◆ **TASK DESCRIPTION**
What is needed is an exact repeat of the lines from the line containing "Castellan's labor productivity" through the final line of the entries below, and nothing else.

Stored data

----

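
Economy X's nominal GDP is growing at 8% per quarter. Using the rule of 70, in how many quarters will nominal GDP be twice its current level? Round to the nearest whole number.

approximately 9 quarters

70/8 ≈ 8.75, so it doubles roughly every 9 quarters.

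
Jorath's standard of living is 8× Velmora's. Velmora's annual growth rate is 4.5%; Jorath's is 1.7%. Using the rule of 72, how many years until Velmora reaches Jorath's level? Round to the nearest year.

about 77 years

Velmora gains on Jorath at 4.5% − 1.7% = 2.8 points a year.
At that relative rate the gap halves every 72/2.8 ≈ 25.71 years.
An 8× gap closes after 3 halvings: 3 × 25.71 ≈ 77 years.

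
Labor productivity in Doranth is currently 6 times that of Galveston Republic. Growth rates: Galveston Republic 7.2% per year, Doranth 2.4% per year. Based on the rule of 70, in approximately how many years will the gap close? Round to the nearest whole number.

around 38 years

The growth-rate gap is 7.2% − 2.4% = 4.8 percentage points.
So the ratio between them halves every 70/4.8 ≈ 14.58 years.
A 6 times gap takes log₂(6) ≈ 2.58 halvings to close: 2.58 × 14.58 ≈ 38 years.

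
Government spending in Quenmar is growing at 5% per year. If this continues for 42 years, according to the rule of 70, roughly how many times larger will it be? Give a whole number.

At 5% one doubling takes ≈ 14.00 years; 42 years is 3 of them, so ×8.

around 8 times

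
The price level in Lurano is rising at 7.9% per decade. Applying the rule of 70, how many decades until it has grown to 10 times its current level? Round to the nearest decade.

One doubling takes 70/7.9 = 8.86 decades.
10× is log₂ 10 ≈ 3.32 doublings, so ≈ 3.32 × 8.86 = 29 decades.

about 29 decades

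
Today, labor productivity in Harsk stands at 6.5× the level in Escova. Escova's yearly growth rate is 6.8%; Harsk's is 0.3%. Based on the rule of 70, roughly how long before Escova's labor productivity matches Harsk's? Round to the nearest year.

What matters is the difference: 6.5 pp.
Rule of 70 on the gap: the ratio halves every 70/6.5 ≈ 10.77 years.
A 6.5× gap takes log₂(6.5) ≈ 2.70 halvings to close: 2.70 × 10.77 ≈ 29 years.

about 29 years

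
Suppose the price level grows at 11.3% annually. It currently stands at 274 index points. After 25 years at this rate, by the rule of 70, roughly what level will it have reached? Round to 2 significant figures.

4500 index points

Doubling time ≈ 70/11.3 = 6.19 years.
25 years is 25/6.19 ≈ 4.04 doublings, a factor of 2^4.04 ≈ 16.45.
274 × 16.45 ≈ 4500 index points.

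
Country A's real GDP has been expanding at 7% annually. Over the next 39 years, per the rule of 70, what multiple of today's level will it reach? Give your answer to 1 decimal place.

≈ 14.9 times

Doubles every ≈ 10.00 years (70/7).
39 years is 3.90 doublings; 2^3.90 ≈ 14.9×.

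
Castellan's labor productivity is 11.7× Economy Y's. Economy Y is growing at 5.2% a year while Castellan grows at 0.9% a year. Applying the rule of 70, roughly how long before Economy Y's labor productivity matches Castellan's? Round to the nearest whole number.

The growth-rate gap is 5.2% − 0.9% = 4.3 percentage points.
So the ratio between them halves every 70/4.3 ≈ 16.28 years.
An 11.7× gap takes log₂(11.7) ≈ 3.55 halvings to close: 3.55 × 16.28 ≈ 58 years.

about 58 years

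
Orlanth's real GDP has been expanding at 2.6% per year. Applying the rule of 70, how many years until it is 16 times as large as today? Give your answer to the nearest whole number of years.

Doubling time ≈ 70/2.6 = 26.92 years.
16× is 4 doublings, so 4 × 26.92 ≈ 108 years.

≈ 108 years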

----

◆ **RESPONSE BOX**
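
Castellan's labor productivity is 11.7× Economy Y's. Economy Y is growing at 5.2% a year while Castellan grows at 0.9% a year. Applying the rule of 70, roughly how long before Economy Y's labor productivity matches Castellan's? Round to the nearest whole number.

The growth-rate gap is 5.2% − 0.9% = 4.3 percentage points.
So the ratio between them halves every 70/4.3 ≈ 16.28 years.
An 11.7× gap takes log₂(11.7) ≈ 3.55 halvings to close: 3.55 × 16.28 ≈ 58 years.

about 58 years

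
Orlanth's real GDP has been expanding at 2.6% per year. Applying the rule of 70, how many years until it is 16 times as large as today? Give your answer to the nearest whole number of years.

Doubling time ≈ 70/2.6 = 26.92 years.
16× is 4 doublings, so 4 × 26.92 ≈ 108 years.

≈ 108 years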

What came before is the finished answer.